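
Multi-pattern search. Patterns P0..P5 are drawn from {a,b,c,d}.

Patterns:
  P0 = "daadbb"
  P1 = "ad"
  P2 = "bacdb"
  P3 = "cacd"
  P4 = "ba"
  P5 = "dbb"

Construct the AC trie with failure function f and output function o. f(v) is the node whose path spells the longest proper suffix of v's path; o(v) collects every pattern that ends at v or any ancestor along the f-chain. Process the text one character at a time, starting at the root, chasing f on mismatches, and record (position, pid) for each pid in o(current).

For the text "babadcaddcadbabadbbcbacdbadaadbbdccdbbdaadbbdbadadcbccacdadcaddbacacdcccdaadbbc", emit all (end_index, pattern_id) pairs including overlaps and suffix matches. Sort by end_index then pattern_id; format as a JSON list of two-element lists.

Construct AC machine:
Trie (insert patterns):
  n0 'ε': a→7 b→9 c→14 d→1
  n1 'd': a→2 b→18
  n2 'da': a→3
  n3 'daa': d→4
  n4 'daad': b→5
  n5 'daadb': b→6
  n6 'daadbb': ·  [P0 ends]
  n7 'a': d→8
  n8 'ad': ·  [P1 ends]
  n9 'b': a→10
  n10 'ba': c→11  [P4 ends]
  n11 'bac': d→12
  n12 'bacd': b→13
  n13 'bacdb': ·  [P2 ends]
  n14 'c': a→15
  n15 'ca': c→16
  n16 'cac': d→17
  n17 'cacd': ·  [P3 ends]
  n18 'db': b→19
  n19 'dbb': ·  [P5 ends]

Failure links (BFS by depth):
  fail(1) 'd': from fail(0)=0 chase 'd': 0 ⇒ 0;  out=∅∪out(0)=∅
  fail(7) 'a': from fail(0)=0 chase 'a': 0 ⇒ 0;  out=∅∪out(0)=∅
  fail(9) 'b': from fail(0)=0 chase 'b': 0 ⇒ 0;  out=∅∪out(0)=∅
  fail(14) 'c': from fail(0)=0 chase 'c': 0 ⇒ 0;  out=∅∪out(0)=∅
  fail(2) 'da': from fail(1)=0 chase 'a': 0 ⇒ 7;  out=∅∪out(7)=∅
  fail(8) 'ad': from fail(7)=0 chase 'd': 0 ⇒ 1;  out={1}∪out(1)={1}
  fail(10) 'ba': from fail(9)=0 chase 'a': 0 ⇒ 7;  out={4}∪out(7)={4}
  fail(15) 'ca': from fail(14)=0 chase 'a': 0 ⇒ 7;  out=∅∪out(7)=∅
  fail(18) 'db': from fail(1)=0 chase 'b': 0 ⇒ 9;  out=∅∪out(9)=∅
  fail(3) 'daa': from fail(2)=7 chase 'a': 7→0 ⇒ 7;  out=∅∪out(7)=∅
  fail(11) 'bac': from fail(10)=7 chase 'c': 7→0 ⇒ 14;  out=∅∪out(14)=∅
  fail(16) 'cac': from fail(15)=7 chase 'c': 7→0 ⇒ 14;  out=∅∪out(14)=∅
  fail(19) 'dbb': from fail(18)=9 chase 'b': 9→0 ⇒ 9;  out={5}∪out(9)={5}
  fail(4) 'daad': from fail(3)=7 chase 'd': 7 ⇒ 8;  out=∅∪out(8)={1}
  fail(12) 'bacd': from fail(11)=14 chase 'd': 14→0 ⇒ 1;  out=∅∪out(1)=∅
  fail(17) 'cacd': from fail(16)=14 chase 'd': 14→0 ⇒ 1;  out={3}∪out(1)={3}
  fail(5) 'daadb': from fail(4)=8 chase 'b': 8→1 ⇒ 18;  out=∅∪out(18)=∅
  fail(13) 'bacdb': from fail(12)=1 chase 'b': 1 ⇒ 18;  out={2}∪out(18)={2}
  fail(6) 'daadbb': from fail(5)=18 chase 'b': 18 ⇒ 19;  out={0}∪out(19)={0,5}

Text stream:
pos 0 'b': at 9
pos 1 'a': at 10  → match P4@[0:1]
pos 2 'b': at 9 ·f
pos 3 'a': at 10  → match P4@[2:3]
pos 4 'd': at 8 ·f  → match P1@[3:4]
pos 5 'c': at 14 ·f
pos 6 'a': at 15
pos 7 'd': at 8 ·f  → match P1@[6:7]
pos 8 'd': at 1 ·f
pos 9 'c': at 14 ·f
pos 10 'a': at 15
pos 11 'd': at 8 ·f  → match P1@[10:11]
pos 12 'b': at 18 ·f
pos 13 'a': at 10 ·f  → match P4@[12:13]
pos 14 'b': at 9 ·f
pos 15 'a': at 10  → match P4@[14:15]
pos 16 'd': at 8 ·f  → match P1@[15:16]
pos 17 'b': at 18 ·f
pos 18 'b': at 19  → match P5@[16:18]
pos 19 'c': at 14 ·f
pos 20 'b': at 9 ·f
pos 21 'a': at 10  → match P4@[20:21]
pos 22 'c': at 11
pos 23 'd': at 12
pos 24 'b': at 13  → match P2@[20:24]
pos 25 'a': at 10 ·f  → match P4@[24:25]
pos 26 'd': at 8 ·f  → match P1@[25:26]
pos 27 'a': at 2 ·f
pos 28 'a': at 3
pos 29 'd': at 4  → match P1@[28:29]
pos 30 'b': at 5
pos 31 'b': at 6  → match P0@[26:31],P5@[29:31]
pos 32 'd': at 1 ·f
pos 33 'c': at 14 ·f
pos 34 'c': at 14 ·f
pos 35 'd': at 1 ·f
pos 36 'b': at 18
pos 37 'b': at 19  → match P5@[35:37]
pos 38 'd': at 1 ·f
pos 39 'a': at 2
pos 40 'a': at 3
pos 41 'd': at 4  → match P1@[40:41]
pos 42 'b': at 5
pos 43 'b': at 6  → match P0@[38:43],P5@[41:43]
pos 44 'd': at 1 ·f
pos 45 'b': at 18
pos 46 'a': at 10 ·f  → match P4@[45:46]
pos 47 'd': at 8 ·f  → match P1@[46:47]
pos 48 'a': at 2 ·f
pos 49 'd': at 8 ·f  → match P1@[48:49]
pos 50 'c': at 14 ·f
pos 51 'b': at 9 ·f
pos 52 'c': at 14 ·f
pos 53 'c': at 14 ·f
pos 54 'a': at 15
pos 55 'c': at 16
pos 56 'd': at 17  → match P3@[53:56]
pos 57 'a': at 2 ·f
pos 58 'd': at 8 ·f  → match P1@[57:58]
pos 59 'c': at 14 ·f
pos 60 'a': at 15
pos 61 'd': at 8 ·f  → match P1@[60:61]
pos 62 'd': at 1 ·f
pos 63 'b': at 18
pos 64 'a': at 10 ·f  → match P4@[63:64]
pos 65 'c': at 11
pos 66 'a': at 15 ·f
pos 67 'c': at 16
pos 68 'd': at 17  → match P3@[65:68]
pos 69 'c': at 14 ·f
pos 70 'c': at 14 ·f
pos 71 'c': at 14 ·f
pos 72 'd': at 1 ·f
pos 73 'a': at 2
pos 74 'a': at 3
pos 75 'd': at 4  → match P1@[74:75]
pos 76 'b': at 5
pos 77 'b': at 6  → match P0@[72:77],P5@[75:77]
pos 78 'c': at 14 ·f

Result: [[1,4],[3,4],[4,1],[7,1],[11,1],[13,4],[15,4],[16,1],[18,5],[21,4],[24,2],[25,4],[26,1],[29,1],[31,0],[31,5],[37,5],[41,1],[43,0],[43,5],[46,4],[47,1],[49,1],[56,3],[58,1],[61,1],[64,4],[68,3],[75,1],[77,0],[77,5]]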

********************

* [Brief]
Could you output all of the records above exactly as given?

* [Finished task]
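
Multi-pattern search. Patterns P0..P5 are drawn from {a,b,c,d}.

Patterns:
  P0 = "daadbb"
  P1 = "ad"
  P2 = "bacdb"
  P3 = "cacd"
  P4 = "ba"
  P5 = "dbb"

Construct the AC trie with failure function f and output function o. f(v) is the node whose path spells the longest proper suffix of v's path; o(v) collects every pattern that ends at v or any ancestor along the f-chain. Process the text one character at a time, starting at the root, chasing f on mismatches, and record (position, pid) for each pid in o(current).

For the text "babadcaddcadbabadbbcbacdbadaadbbdccdbbdaadbbdbadadcbccacdadcaddbacacdcccdaadbbc", emit all (end_index, pattern_id) pairs including overlaps and suffix matches. Sort by end_index then pattern_id; format as a JSON list of two-element lists.

Construct AC machine:
Trie (insert patterns):
  n0 'ε': a→7 b→9 c→14 d→1
  n1 'd': a→2 b→18
  n2 'da': a→3
  n3 'daa': d→4
  n4 'daad': b→5
  n5 'daadb': b→6
  n6 'daadbb': ·  [P0 ends]
  n7 'a': d→8
  n8 'ad': ·  [P1 ends]
  n9 'b': a→10
  n10 'ba': c→11  [P4 ends]
  n11 'bac': d→12
  n12 'bacd': b→13
  n13 'bacdb': ·  [P2 ends]
  n14 'c': a→15
  n15 'ca': c→16
  n16 'cac': d→17
  n17 'cacd': ·  [P3 ends]
  n18 'db': b→19
  n19 'dbb': ·  [P5 ends]

Failure links (BFS by depth):
  fail(1) 'd': from fail(0)=0 chase 'd': 0 ⇒ 0;  out=∅∪out(0)=∅
  fail(7) 'a': from fail(0)=0 chase 'a': 0 ⇒ 0;  out=∅∪out(0)=∅
  fail(9) 'b': from fail(0)=0 chase 'b': 0 ⇒ 0;  out=∅∪out(0)=∅
  fail(14) 'c': from fail(0)=0 chase 'c': 0 ⇒ 0;  out=∅∪out(0)=∅
  fail(2) 'da': from fail(1)=0 chase 'a': 0 ⇒ 7;  out=∅∪out(7)=∅
  fail(8) 'ad': from fail(7)=0 chase 'd': 0 ⇒ 1;  out={1}∪out(1)={1}
  fail(10) 'ba': from fail(9)=0 chase 'a': 0 ⇒ 7;  out={4}∪out(7)={4}
  fail(15) 'ca': from fail(14)=0 chase 'a': 0 ⇒ 7;  out=∅∪out(7)=∅
  fail(18) 'db': from fail(1)=0 chase 'b': 0 ⇒ 9;  out=∅∪out(9)=∅
  fail(3) 'daa': from fail(2)=7 chase 'a': 7→0 ⇒ 7;  out=∅∪out(7)=∅
  fail(11) 'bac': from fail(10)=7 chase 'c': 7→0 ⇒ 14;  out=∅∪out(14)=∅
  fail(16) 'cac': from fail(15)=7 chase 'c': 7→0 ⇒ 14;  out=∅∪out(14)=∅
  fail(19) 'dbb': from fail(18)=9 chase 'b': 9→0 ⇒ 9;  out={5}∪out(9)={5}
  fail(4) 'daad': from fail(3)=7 chase 'd': 7 ⇒ 8;  out=∅∪out(8)={1}
  fail(12) 'bacd': from fail(11)=14 chase 'd': 14→0 ⇒ 1;  out=∅∪out(1)=∅
  fail(17) 'cacd': from fail(16)=14 chase 'd': 14→0 ⇒ 1;  out={3}∪out(1)={3}
  fail(5) 'daadb': from fail(4)=8 chase 'b': 8→1 ⇒ 18;  out=∅∪out(18)=∅
  fail(13) 'bacdb': from fail(12)=1 chase 'b': 1 ⇒ 18;  out={2}∪out(18)={2}
  fail(6) 'daadbb': from fail(5)=18 chase 'b': 18 ⇒ 19;  out={0}∪out(19)={0,5}

Text stream:
pos 0 'b': at 9
pos 1 'a': at 10  → match P4@[0:1]
pos 2 'b': at 9 ·f
pos 3 'a': at 10  → match P4@[2:3]
pos 4 'd': at 8 ·f  → match P1@[3:4]
pos 5 'c': at 14 ·f
pos 6 'a': at 15
pos 7 'd': at 8 ·f  → match P1@[6:7]
pos 8 'd': at 1 ·f
pos 9 'c': at 14 ·f
pos 10 'a': at 15
pos 11 'd': at 8 ·f  → match P1@[10:11]
pos 12 'b': at 18 ·f
pos 13 'a': at 10 ·f  → match P4@[12:13]
pos 14 'b': at 9 ·f
pos 15 'a': at 10  → match P4@[14:15]
pos 16 'd': at 8 ·f  → match P1@[15:16]
pos 17 'b': at 18 ·f
pos 18 'b': at 19  → match P5@[16:18]
pos 19 'c': at 14 ·f
pos 20 'b': at 9 ·f
pos 21 'a': at 10  → match P4@[20:21]
pos 22 'c': at 11
pos 23 'd': at 12
pos 24 'b': at 13  → match P2@[20:24]
pos 25 'a': at 10 ·f  → match P4@[24:25]
pos 26 'd': at 8 ·f  → match P1@[25:26]
pos 27 'a': at 2 ·f
pos 28 'a': at 3
pos 29 'd': at 4  → match P1@[28:29]
pos 30 'b': at 5
pos 31 'b': at 6  → match P0@[26:31],P5@[29:31]
pos 32 'd': at 1 ·f
pos 33 'c': at 14 ·f
pos 34 'c': at 14 ·f
pos 35 'd': at 1 ·f
pos 36 'b': at 18
pos 37 'b': at 19  → match P5@[35:37]
pos 38 'd': at 1 ·f
pos 39 'a': at 2
pos 40 'a': at 3
pos 41 'd': at 4  → match P1@[40:41]
pos 42 'b': at 5
pos 43 'b': at 6  → match P0@[38:43],P5@[41:43]
pos 44 'd': at 1 ·f
pos 45 'b': at 18
pos 46 'a': at 10 ·f  → match P4@[45:46]
pos 47 'd': at 8 ·f  → match P1@[46:47]
pos 48 'a': at 2 ·f
pos 49 'd': at 8 ·f  → match P1@[48:49]
pos 50 'c': at 14 ·f
pos 51 'b': at 9 ·f
pos 52 'c': at 14 ·f
pos 53 'c': at 14 ·f
pos 54 'a': at 15
pos 55 'c': at 16
pos 56 'd': at 17  → match P3@[53:56]
pos 57 'a': at 2 ·f
pos 58 'd': at 8 ·f  → match P1@[57:58]
pos 59 'c': at 14 ·f
pos 60 'a': at 15
pos 61 'd': at 8 ·f  → match P1@[60:61]
pos 62 'd': at 1 ·f
pos 63 'b': at 18
pos 64 'a': at 10 ·f  → match P4@[63:64]
pos 65 'c': at 11
pos 66 'a': at 15 ·f
pos 67 'c': at 16
pos 68 'd': at 17  → match P3@[65:68]
pos 69 'c': at 14 ·f
pos 70 'c': at 14 ·f
pos 71 'c': at 14 ·f
pos 72 'd': at 1 ·f
pos 73 'a': at 2
pos 74 'a': at 3
pos 75 'd': at 4  → match P1@[74:75]
pos 76 'b': at 5
pos 77 'b': at 6  → match P0@[72:77],P5@[75:77]
pos 78 'c': at 14 ·f

Result: [[1,4],[3,4],[4,1],[7,1],[11,1],[13,4],[15,4],[16,1],[18,5],[21,4],[24,2],[25,4],[26,1],[29,1],[31,0],[31,5],[37,5],[41,1],[43,0],[43,5],[46,4],[47,1],[49,1],[56,3],[58,1],[61,1],[64,4],[68,3],[75,1],[77,0],[77,5]]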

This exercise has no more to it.